RECORD EXCERPTS:

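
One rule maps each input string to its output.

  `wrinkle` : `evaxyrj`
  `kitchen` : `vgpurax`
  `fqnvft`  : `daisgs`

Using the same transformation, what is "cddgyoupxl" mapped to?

Looking at the pairs, the operation is to move the first character to the end, then shift every letter 13 places forward in the alphabet (wrapping around) — i.e. ROT13.
For "cddgyoupxl", step one produces "ddgyoupxlc"; step two turns that into "qqtlbhckyp".

qqtlbhckyp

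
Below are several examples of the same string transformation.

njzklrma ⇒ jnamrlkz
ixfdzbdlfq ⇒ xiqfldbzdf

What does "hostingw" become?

Rule — reverse the string, then move the last 2 characters to the front (rotate right by 2).
So "hostingw" becomes "ohwgnits".

ohwgnits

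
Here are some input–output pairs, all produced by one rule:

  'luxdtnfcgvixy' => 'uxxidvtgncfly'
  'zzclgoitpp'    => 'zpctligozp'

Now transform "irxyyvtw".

rtxvyyiw

In each case the input is transformed by: take characters alternately from the front and the back (1st, last, 2nd, 2nd-last, ...), then move the first 2 characters to the end (rotate left by 2).
Working it through for "irxyyvtw": intermediate "iwrtxvyy", final "rtxvyyiw".
(Check on "zzclgoitpp": → "zpzpctligo" → "zpctligozp" ✓)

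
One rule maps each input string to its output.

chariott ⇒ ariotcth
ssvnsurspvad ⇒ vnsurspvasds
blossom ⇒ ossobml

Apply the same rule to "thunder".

What's happening: swap the first and last characters, then move the first 2 characters to the end (rotate left by 2).
For "thunder", step one produces "rhundet"; step two turns that into "undetrh".

undetrh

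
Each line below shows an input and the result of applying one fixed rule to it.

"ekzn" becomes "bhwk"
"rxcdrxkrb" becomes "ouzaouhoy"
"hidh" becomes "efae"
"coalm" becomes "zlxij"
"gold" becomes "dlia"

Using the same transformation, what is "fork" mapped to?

Rule — shift every letter 3 places backward in the alphabet (wrapping around).
"fork" → "cloh".

cloh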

AIM OF THE TASK: Copy out exactly the lines from the one containing "Below are several" through the last line above, keeping both end lines.

EXERCISE SOLUTION:
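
Below are several examples of the same string transformation.

njzklrma ⇒ jnamrlkz
ixfdzbdlfq ⇒ xiqfldbzdf

What does "hostingw" become?

Rule — reverse the string, then move the last 2 characters to the front (rotate right by 2).
So "hostingw" becomes "ohwgnits".

ohwgnits

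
Here are some input–output pairs, all produced by one rule:

  'luxdtnfcgvixy' => 'uxxidvtgncfly'
  'zzclgoitpp'    => 'zpctligozp'

Now transform "irxyyvtw".

rtxvyyiw

In each case the input is transformed by: take characters alternately from the front and the back (1st, last, 2nd, 2nd-last, ...), then move the first 2 characters to the end (rotate left by 2).
Working it through for "irxyyvtw": intermediate "iwrtxvyy", final "rtxvyyiw".
(Check on "zzclgoitpp": → "zpzpctligo" → "zpctligozp" ✓)

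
One rule maps each input string to its output.

chariott ⇒ ariotcth
ssvnsurspvad ⇒ vnsurspvasds
blossom ⇒ ossobml

Apply the same rule to "thunder".

What's happening: swap the first and last characters, then move the first 2 characters to the end (rotate left by 2).
For "thunder", step one produces "rhundet"; step two turns that into "undetrh".

undetrh

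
Each line below shows an input and the result of applying one fixed rule to it.

"ekzn" becomes "bhwk"
"rxcdrxkrb" becomes "ouzaouhoy"
"hidh" becomes "efae"
"coalm" becomes "zlxij"
"gold" becomes "dlia"

Using the same transformation, what is "fork" mapped to?

Rule — shift every letter 3 places backward in the alphabet (wrapping around).
"fork" → "cloh".

cloh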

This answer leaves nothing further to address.